● **RECORDS TO USE**
================================
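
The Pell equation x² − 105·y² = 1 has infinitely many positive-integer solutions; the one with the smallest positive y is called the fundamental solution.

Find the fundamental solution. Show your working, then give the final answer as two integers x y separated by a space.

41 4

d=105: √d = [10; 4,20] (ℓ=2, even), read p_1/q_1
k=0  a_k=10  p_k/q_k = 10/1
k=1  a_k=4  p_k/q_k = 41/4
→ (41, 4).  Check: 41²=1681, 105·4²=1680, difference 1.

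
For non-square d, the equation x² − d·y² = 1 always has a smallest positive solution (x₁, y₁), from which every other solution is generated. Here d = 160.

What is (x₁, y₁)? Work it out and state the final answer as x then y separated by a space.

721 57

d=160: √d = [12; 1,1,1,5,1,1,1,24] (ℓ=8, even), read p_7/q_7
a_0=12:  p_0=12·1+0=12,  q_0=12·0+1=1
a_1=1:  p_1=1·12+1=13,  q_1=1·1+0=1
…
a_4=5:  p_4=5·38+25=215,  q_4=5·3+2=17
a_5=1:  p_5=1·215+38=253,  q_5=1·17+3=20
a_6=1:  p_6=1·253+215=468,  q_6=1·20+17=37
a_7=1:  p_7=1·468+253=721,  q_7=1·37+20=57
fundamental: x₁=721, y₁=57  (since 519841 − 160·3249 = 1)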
================================
● **TO DO**
Going down from the first line of the entries above, restate each line word for word until the line holding "For non-square d, the" is done.

● **EXPECTED ANSWER**
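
The Pell equation x² − 105·y² = 1 has infinitely many positive-integer solutions; the one with the smallest positive y is called the fundamental solution.

Find the fundamental solution. Show your working, then give the final answer as two integers x y separated by a space.

41 4

d=105: √d = [10; 4,20] (ℓ=2, even), read p_1/q_1
k=0  a_k=10  p_k/q_k = 10/1
k=1  a_k=4  p_k/q_k = 41/4
→ (41, 4).  Check: 41²=1681, 105·4²=1680, difference 1.

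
For non-square d, the equation x² − d·y² = 1 always has a smallest positive solution (x₁, y₁), from which every other solution is generated. Here d = 160.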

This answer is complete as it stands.